▸ **EXERCISE**
Reprint every entry, character for character.

*** DATA RECORDS ***

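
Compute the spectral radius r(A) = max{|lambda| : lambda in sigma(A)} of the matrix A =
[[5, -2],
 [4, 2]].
r(A) = sqrt(18) ≈ 4.2426

The eigenvalues of A are the roots of its characteristic polynomial. With M = A (coefficients from the trace and determinant):
  p(λ) = det(λ I - M) = λ^2 - 7λ + 18.
For λ^2 - 7λ + 18 the discriminant is -23. It is negative, so the roots are the complex-conjugate pair λ = 7/2 ± (sqrt(23)/2) i ≈ 3.5 ± 2.3979i. For a conjugate pair the product of the roots equals the constant term, so |λ|^2 = 18 and |λ| = sqrt(18) ≈ 4.2426.
Thus the eigenvalues (to 4 decimals) are 3.5 ± 2.3979i (modulus 4.2426). The spectral radius is the largest modulus: r(A) = sqrt(18) ≈ 4.2426. (Cross-check: r(A) ≤ ||A||_2 ≈ 6.4125; equality holds whenever A is normal, though it can also hold for some non-normal A.)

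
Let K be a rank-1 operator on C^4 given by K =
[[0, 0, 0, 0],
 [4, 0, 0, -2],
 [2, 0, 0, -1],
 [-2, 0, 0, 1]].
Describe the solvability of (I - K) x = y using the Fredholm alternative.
(I - K) is singular (det(I - K) = 0, i.e. 1 ∈ sigma(K)). (I - K) x = y is solvable iff y ⊥ ker((I - K)^*) = span{(2, 0, 0, -1)}, i.e. iff 2y_1 - y_4 = 0. When solvable, the solutions are x = y + c·(0, 2, 1, -1), c arbitrary (ker(I - K) = span{(0, 2, 1, -1)}, dimension 1).

K has rank 1, so it is an outer product K = u v^T: every row of K is a multiple of one row vector. Reading off the entries, u = (0, 2, 1, -1) and v = (2, 0, 0, -1) (row i of K equals u_i·v^T). A rank-one matrix u v^T satisfies K u = u (v·u) and kills the (3)-dimensional subspace v^⊥, so its characteristic polynomial is lambda^3 (lambda - v·u) with v·u = tr K = 1. Hence the eigenvalues of I - K are 1 (multiplicity 3) and 1 - (1) = 0, so det(I - K) = 0. (Direct check: I - K =
[[1, 0, 0, 0],
 [-4, 1, 0, 2],
 [-2, 0, 1, 1],
 [2, 0, 0, 0]]
has determinant 0.) So 1 is an eigenvalue of K and (I - K) is not invertible. The finite-dimensional Fredholm alternative says: either (I - K) is invertible, or ker(I - K) ≠ {0} and then range(I - K) = ker((I - K)^*)^⊥, with dim ker(I - K) = dim ker((I - K)^*). We are in the second case, so we need both kernels. Kernel of I - K: (I - K) u = u - u (v·u) = u - u = 0, so ker(I - K) = span{u} = span{(0, 2, 1, -1)} (it is exactly 1-dimensional because rank(I - K) = 3). Kernel of the adjoint: K is real, so (I - K)^* = I - K^T = I - v u^T, and (I - v u^T) v = v - v (u·v) = 0; hence ker((I - K)^*) = span{v} = span{(2, 0, 0, -1)}. Therefore (I - K) x = y is solvable iff <y, v> = 0, i.e. iff 2y_1 - y_4 = 0. When this holds, K y = u (v·y) = 0, so (I - K) y = y and x = y is a particular solution; the full solution set is the line x = y + c·u = y + c·(0, 2, 1, -1), c ∈ C.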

***

▸ **RESPONSE BOX**
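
Compute the spectral radius r(A) = max{|lambda| : lambda in sigma(A)} of the matrix A =
[[5, -2],
 [4, 2]].
r(A) = sqrt(18) ≈ 4.2426

The eigenvalues of A are the roots of its characteristic polynomial. With M = A (coefficients from the trace and determinant):
  p(λ) = det(λ I - M) = λ^2 - 7λ + 18.
For λ^2 - 7λ + 18 the discriminant is -23. It is negative, so the roots are the complex-conjugate pair λ = 7/2 ± (sqrt(23)/2) i ≈ 3.5 ± 2.3979i. For a conjugate pair the product of the roots equals the constant term, so |λ|^2 = 18 and |λ| = sqrt(18) ≈ 4.2426.
Thus the eigenvalues (to 4 decimals) are 3.5 ± 2.3979i (modulus 4.2426). The spectral radius is the largest modulus: r(A) = sqrt(18) ≈ 4.2426. (Cross-check: r(A) ≤ ||A||_2 ≈ 6.4125; equality holds whenever A is normal, though it can also hold for some non-normal A.)

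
Let K be a rank-1 operator on C^4 given by K =
[[0, 0, 0, 0],
 [4, 0, 0, -2],
 [2, 0, 0, -1],
 [-2, 0, 0, 1]].
Describe the solvability of (I - K) x = y using the Fredholm alternative.
(I - K) is singular (det(I - K) = 0, i.e. 1 ∈ sigma(K)). (I - K) x = y is solvable iff y ⊥ ker((I - K)^*) = span{(2, 0, 0, -1)}, i.e. iff 2y_1 - y_4 = 0. When solvable, the solutions are x = y + c·(0, 2, 1, -1), c arbitrary (ker(I - K) = span{(0, 2, 1, -1)}, dimension 1).

K has rank 1, so it is an outer product K = u v^T: every row of K is a multiple of one row vector. Reading off the entries, u = (0, 2, 1, -1) and v = (2, 0, 0, -1) (row i of K equals u_i·v^T). A rank-one matrix u v^T satisfies K u = u (v·u) and kills the (3)-dimensional subspace v^⊥, so its characteristic polynomial is lambda^3 (lambda - v·u) with v·u = tr K = 1. Hence the eigenvalues of I - K are 1 (multiplicity 3) and 1 - (1) = 0, so det(I - K) = 0. (Direct check: I - K =
[[1, 0, 0, 0],
 [-4, 1, 0, 2],
 [-2, 0, 1, 1],
 [2, 0, 0, 0]]
has determinant 0.) So 1 is an eigenvalue of K and (I - K) is not invertible. The finite-dimensional Fredholm alternative says: either (I - K) is invertible, or ker(I - K) ≠ {0} and then range(I - K) = ker((I - K)^*)^⊥, with dim ker(I - K) = dim ker((I - K)^*). We are in the second case, so we need both kernels. Kernel of I - K: (I - K) u = u - u (v·u) = u - u = 0, so ker(I - K) = span{u} = span{(0, 2, 1, -1)} (it is exactly 1-dimensional because rank(I - K) = 3). Kernel of the adjoint: K is real, so (I - K)^* = I - K^T = I - v u^T, and (I - v u^T) v = v - v (u·v) = 0; hence ker((I - K)^*) = span{v} = span{(2, 0, 0, -1)}. Therefore (I - K) x = y is solvable iff <y, v> = 0, i.e. iff 2y_1 - y_4 = 0. When this holds, K y = u (v·y) = 0, so (I - K) y = y and x = y is a particular solution; the full solution set is the line x = y + c·u = y + c·(0, 2, 1, -1), c ∈ C.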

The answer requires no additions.